__Problem description__
Write out each entry once more so that it matches the original exactly.

__Input for this task__
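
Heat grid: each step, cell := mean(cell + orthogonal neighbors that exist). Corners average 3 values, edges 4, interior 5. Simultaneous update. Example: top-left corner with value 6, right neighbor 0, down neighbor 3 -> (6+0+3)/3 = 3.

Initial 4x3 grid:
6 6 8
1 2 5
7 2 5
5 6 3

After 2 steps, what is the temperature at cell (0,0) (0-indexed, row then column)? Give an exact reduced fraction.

Step 1: cell (0,0) = 13/3
Step 2: cell (0,0) = 83/18
Full grid after step 2:
  83/18 581/120 101/18
  917/240 221/50 1097/240
  363/80 191/50 1069/240
  55/12 143/30 149/36

Answer: 83/18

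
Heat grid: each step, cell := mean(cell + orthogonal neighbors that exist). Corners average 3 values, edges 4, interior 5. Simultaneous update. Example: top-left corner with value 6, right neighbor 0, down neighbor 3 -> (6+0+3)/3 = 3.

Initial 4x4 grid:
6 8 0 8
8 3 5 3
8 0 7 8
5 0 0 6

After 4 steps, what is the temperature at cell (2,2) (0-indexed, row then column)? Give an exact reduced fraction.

Step 1: cell (2,2) = 4
Step 2: cell (2,2) = 409/100
Step 3: cell (2,2) = 2527/600
Step 4: cell (2,2) = 381689/90000
Full grid after step 4:
  17353/3240 34519/6750 127997/27000 155597/32400
  276227/54000 21341/4500 419213/90000 505583/108000
  239879/54000 23773/5625 381689/90000 19631/4320
  63971/16200 102307/27000 1067/270 138521/32400

Answer: 381689/90000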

__Solution to this problem__
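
Heat grid: each step, cell := mean(cell + orthogonal neighbors that exist). Corners average 3 values, edges 4, interior 5. Simultaneous update. Example: top-left corner with value 6, right neighbor 0, down neighbor 3 -> (6+0+3)/3 = 3.

Initial 4x3 grid:
6 6 8
1 2 5
7 2 5
5 6 3

After 2 steps, what is the temperature at cell (0,0) (0-indexed, row then column)? Give an exact reduced fraction.

Step 1: cell (0,0) = 13/3
Step 2: cell (0,0) = 83/18
Full grid after step 2:
  83/18 581/120 101/18
  917/240 221/50 1097/240
  363/80 191/50 1069/240
  55/12 143/30 149/36

Answer: 83/18

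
Heat grid: each step, cell := mean(cell + orthogonal neighbors that exist). Corners average 3 values, edges 4, interior 5. Simultaneous update. Example: top-left corner with value 6, right neighbor 0, down neighbor 3 -> (6+0+3)/3 = 3.

Initial 4x4 grid:
6 8 0 8
8 3 5 3
8 0 7 8
5 0 0 6

After 4 steps, what is the temperature at cell (2,2) (0-indexed, row then column)? Give an exact reduced fraction.

Step 1: cell (2,2) = 4
Step 2: cell (2,2) = 409/100
Step 3: cell (2,2) = 2527/600
Step 4: cell (2,2) = 381689/90000
Full grid after step 4:
  17353/3240 34519/6750 127997/27000 155597/32400
  276227/54000 21341/4500 419213/90000 505583/108000
  239879/54000 23773/5625 381689/90000 19631/4320
  63971/16200 102307/27000 1067/270 138521/32400

Answer: 381689/90000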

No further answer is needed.